- **Task objective**:
Wherever a line of the records contains "syntax", copy that line.

=== Material for this exercise ===

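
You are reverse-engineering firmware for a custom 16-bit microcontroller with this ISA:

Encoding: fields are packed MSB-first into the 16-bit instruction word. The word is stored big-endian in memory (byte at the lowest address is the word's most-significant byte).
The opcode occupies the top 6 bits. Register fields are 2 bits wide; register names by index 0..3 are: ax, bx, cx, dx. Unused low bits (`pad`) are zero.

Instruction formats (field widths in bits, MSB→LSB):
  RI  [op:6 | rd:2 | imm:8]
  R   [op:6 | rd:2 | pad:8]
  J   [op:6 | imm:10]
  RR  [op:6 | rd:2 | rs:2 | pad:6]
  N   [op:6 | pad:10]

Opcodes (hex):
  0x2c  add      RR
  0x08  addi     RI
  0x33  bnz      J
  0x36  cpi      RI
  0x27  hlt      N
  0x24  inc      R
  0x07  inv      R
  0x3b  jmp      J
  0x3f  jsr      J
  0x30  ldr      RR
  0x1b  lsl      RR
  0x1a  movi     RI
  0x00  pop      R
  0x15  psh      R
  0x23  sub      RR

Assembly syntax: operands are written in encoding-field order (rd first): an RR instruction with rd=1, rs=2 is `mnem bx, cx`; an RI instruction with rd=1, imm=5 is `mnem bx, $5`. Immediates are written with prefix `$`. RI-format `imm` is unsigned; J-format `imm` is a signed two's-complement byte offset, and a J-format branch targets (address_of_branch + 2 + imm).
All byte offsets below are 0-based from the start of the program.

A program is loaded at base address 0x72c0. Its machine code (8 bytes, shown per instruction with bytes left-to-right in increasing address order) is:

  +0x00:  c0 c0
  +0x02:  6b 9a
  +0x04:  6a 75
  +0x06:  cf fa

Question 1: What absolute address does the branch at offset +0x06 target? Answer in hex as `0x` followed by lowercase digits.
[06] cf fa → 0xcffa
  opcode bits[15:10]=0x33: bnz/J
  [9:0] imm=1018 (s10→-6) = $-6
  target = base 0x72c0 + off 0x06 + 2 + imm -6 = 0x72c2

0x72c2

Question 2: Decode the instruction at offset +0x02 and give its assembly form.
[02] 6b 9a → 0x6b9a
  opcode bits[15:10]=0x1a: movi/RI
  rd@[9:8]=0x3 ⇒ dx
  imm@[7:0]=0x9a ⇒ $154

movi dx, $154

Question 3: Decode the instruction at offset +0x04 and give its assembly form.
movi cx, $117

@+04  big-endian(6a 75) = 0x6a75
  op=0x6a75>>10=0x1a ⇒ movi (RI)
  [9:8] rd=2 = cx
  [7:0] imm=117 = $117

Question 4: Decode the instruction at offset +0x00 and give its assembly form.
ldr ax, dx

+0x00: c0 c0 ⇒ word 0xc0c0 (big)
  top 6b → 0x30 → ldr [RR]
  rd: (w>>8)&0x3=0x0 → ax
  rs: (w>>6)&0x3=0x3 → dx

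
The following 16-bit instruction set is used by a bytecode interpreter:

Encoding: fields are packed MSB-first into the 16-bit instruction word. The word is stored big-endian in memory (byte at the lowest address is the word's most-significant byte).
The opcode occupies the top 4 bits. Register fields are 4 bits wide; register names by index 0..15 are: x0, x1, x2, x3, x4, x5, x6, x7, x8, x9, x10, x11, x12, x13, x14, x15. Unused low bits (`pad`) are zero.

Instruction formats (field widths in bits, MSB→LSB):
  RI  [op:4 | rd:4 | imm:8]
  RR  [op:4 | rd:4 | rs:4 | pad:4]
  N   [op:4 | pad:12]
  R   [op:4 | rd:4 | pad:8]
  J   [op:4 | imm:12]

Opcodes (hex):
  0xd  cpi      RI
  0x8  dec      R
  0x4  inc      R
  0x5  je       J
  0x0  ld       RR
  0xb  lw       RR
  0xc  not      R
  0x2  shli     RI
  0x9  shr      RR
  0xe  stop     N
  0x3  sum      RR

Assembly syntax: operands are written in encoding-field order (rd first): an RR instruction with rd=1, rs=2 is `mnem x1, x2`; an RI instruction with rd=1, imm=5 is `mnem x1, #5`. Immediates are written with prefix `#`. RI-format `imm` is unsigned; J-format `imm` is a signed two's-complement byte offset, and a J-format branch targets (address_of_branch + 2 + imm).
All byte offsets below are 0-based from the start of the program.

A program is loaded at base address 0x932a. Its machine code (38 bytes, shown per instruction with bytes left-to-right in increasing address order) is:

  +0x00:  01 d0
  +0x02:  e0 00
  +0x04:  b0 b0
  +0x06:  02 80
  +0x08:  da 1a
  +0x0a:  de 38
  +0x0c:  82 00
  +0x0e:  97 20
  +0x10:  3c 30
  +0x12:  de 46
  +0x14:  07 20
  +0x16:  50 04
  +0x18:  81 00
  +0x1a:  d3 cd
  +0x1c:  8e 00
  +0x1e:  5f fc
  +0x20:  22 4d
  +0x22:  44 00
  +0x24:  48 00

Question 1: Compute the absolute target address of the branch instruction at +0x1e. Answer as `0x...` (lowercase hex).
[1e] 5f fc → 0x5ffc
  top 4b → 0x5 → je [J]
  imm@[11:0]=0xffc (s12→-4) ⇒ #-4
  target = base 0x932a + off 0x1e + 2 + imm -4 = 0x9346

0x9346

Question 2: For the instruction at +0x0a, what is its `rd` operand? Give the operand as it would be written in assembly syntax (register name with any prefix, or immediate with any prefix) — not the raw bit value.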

===

- **Result of this exercise**:
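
Assembly syntax: operands are written in encoding-field order (rd first): an RR instruction with rd=1, rs=2 is `mnem bx, cx`; an RI instruction with rd=1, imm=5 is `mnem bx, $5`. Immediates are written with prefix `$`. RI-format `imm` is unsigned; J-format `imm` is a signed two's-complement byte offset, and a J-format branch targets (address_of_branch + 2 + imm).
Assembly syntax: operands are written in encoding-field order (rd first): an RR instruction with rd=1, rs=2 is `mnem x1, x2`; an RI instruction with rd=1, imm=5 is `mnem x1, #5`. Immediates are written with prefix `#`. RI-format `imm` is unsigned; J-format `imm` is a signed two's-complement byte offset, and a J-format branch targets (address_of_branch + 2 + imm).
Question 2: For the instruction at +0x0a, what is its `rd` operand? Give the operand as it would be written in assembly syntax (register name with any prefix, or immediate with any prefix) — not the raw bit value.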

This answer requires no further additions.